▶ _Problem to solve_
For each line of the data below that contains "What", return that line.

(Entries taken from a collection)
=== Begin Enclosure ===

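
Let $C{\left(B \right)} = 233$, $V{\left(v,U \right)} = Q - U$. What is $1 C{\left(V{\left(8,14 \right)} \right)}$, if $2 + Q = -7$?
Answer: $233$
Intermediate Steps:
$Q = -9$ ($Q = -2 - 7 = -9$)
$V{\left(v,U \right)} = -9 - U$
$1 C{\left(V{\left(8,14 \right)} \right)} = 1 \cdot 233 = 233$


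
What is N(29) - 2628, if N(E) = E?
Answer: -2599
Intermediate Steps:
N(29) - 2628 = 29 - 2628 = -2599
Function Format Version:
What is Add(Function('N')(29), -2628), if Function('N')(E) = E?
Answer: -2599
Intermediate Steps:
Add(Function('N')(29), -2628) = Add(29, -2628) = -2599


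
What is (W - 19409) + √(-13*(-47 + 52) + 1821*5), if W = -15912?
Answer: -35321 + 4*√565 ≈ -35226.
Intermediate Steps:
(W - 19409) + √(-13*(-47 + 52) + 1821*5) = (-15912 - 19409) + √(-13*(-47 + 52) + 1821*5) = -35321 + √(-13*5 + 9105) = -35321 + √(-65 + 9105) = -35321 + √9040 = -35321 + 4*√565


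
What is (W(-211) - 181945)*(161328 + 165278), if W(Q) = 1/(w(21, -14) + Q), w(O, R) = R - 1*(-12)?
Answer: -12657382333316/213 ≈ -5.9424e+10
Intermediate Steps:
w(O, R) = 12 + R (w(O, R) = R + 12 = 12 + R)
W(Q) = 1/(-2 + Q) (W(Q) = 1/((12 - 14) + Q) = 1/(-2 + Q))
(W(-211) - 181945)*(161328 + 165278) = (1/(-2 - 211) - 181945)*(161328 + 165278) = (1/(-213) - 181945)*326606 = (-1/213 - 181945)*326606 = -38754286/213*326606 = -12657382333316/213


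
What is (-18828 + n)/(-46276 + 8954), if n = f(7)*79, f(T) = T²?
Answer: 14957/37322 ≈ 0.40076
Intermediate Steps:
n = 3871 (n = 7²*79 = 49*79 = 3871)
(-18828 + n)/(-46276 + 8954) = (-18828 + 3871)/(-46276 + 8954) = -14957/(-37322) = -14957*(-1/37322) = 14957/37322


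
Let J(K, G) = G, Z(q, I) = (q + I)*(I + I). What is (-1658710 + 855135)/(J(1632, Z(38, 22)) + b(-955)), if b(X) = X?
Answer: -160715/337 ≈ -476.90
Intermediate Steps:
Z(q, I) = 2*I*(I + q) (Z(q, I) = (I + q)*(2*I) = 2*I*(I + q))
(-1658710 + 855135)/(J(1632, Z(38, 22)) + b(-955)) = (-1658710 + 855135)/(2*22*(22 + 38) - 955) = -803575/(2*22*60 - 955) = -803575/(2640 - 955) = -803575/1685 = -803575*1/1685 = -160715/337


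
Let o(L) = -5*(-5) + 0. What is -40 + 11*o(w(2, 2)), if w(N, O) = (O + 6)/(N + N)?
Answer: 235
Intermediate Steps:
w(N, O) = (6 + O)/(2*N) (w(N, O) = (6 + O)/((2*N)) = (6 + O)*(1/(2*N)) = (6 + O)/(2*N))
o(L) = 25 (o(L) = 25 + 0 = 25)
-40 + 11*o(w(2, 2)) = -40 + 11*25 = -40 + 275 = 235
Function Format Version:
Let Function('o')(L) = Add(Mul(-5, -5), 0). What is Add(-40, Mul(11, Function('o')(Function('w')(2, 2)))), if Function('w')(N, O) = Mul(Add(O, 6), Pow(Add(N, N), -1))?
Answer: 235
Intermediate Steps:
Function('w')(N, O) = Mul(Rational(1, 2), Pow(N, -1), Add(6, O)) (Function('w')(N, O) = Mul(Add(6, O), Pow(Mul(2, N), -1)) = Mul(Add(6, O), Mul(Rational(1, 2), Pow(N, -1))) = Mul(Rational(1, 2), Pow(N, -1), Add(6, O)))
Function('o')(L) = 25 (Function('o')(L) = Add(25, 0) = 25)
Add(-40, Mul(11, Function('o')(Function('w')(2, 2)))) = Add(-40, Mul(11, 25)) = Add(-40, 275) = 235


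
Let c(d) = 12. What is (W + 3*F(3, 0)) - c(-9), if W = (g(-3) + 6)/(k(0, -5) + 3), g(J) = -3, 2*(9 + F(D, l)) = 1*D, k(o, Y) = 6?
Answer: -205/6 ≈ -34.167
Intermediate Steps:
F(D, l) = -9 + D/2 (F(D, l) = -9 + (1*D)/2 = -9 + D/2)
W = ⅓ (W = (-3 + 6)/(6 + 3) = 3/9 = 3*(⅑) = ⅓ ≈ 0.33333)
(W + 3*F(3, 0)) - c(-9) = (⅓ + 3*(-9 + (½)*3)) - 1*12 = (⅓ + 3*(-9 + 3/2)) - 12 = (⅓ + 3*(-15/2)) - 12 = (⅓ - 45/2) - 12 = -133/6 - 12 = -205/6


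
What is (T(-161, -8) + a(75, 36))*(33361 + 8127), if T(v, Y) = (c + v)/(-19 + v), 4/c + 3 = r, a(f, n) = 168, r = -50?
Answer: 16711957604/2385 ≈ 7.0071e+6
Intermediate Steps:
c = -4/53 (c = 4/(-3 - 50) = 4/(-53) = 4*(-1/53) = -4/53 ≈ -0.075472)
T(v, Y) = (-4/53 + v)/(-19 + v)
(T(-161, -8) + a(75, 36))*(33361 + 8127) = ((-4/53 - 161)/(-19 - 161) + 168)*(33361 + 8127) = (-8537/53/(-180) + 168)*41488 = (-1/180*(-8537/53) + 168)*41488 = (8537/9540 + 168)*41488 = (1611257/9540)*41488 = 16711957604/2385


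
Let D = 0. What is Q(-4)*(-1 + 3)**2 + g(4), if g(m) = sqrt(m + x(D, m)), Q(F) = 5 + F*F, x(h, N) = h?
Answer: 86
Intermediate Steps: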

=== End Enclosure ===

▶ _Answer for this exercise_
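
Let $C{\left(B \right)} = 233$, $V{\left(v,U \right)} = Q - U$. What is $1 C{\left(V{\left(8,14 \right)} \right)}$, if $2 + Q = -7$?
What is N(29) - 2628, if N(E) = E?
What is Add(Function('N')(29), -2628), if Function('N')(E) = E?
What is (W - 19409) + √(-13*(-47 + 52) + 1821*5), if W = -15912?
What is (W(-211) - 181945)*(161328 + 165278), if W(Q) = 1/(w(21, -14) + Q), w(O, R) = R - 1*(-12)?
What is (-18828 + n)/(-46276 + 8954), if n = f(7)*79, f(T) = T²?
Let J(K, G) = G, Z(q, I) = (q + I)*(I + I). What is (-1658710 + 855135)/(J(1632, Z(38, 22)) + b(-955)), if b(X) = X?
Let o(L) = -5*(-5) + 0. What is -40 + 11*o(w(2, 2)), if w(N, O) = (O + 6)/(N + N)?
Let Function('o')(L) = Add(Mul(-5, -5), 0). What is Add(-40, Mul(11, Function('o')(Function('w')(2, 2)))), if Function('w')(N, O) = Mul(Add(O, 6), Pow(Add(N, N), -1))?
Let c(d) = 12. What is (W + 3*F(3, 0)) - c(-9), if W = (g(-3) + 6)/(k(0, -5) + 3), g(J) = -3, 2*(9 + F(D, l)) = 1*D, k(o, Y) = 6?
What is (T(-161, -8) + a(75, 36))*(33361 + 8127), if T(v, Y) = (c + v)/(-19 + v), 4/c + 3 = r, a(f, n) = 168, r = -50?
Let D = 0. What is Q(-4)*(-1 + 3)**2 + g(4), if g(m) = sqrt(m + x(D, m)), Q(F) = 5 + F*F, x(h, N) = h?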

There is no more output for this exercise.